# PROBLEM DETAILS
The reply should hold every line of the data, unchanged and complete.

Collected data
#####
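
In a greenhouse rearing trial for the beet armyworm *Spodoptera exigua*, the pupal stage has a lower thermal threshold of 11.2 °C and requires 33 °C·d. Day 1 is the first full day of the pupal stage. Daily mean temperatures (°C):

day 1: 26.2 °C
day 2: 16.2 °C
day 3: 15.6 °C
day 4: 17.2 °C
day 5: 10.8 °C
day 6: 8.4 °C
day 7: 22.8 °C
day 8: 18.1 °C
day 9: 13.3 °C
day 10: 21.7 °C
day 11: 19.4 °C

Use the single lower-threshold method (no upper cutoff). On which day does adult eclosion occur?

Daily DD above 11.2 °C: 15.0, 5.0, 4.4, 6.0, 0.0, 0.0, 11.6, 6.9, 2.1, 10.5, 8.2.
Cumulative: 15.0, 20.0, 24.4, 30.4, 30.4, 30.4, 42.0, 48.9, 51.0, 61.5, 69.7.
The total first reaches 33 DD on day 7.

day 7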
#####
# WRITTEN ANSWER
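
In a greenhouse rearing trial for the beet armyworm *Spodoptera exigua*, the pupal stage has a lower thermal threshold of 11.2 °C and requires 33 °C·d. Day 1 is the first full day of the pupal stage. Daily mean temperatures (°C):

day 1: 26.2 °C
day 2: 16.2 °C
day 3: 15.6 °C
day 4: 17.2 °C
day 5: 10.8 °C
day 6: 8.4 °C
day 7: 22.8 °C
day 8: 18.1 °C
day 9: 13.3 °C
day 10: 21.7 °C
day 11: 19.4 °C

Use the single lower-threshold method (no upper cutoff). On which day does adult eclosion occur?

Daily DD above 11.2 °C: 15.0, 5.0, 4.4, 6.0, 0.0, 0.0, 11.6, 6.9, 2.1, 10.5, 8.2.
Cumulative: 15.0, 20.0, 24.4, 30.4, 30.4, 30.4, 42.0, 48.9, 51.0, 61.5, 69.7.
The total first reaches 33 DD on day 7.

day 7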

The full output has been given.